╭──

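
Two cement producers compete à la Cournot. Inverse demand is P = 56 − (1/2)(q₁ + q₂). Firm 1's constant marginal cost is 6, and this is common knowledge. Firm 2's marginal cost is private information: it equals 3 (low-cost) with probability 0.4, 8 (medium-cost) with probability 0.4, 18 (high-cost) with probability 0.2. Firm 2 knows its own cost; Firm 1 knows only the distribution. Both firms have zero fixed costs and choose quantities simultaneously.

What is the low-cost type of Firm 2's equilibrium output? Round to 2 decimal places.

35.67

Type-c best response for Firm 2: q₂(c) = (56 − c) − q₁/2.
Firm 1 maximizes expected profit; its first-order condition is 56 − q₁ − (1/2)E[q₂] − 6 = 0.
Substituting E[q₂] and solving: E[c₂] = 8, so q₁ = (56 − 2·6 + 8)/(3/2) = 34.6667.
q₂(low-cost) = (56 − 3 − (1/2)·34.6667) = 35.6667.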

╰──
╭──

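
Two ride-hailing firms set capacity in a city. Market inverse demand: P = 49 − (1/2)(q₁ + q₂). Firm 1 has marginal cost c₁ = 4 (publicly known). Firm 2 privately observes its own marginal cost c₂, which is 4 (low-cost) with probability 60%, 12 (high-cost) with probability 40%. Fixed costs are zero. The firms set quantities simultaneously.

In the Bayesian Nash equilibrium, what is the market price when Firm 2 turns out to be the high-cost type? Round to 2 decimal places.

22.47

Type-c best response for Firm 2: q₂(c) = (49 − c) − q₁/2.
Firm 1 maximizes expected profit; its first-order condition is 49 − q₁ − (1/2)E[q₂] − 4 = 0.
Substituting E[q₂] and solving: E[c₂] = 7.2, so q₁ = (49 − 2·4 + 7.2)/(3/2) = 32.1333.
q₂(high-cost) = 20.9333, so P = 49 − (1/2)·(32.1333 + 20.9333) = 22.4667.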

╰──

INSTRUCTIONS FOR THE TASK:
Go through the entries and copy every line with "probability".

WRITTEN ANSWER:
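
Two cement producers compete à la Cournot. Inverse demand is P = 56 − (1/2)(q₁ + q₂). Firm 1's constant marginal cost is 6, and this is common knowledge. Firm 2's marginal cost is private information: it equals 3 (low-cost) with probability 0.4, 8 (medium-cost) with probability 0.4, 18 (high-cost) with probability 0.2. Firm 2 knows its own cost; Firm 1 knows only the distribution. Both firms have zero fixed costs and choose quantities simultaneously.
Two ride-hailing firms set capacity in a city. Market inverse demand: P = 49 − (1/2)(q₁ + q₂). Firm 1 has marginal cost c₁ = 4 (publicly known). Firm 2 privately observes its own marginal cost c₂, which is 4 (low-cost) with probability 60%, 12 (high-cost) with probability 40%. Fixed costs are zero. The firms set quantities simultaneously.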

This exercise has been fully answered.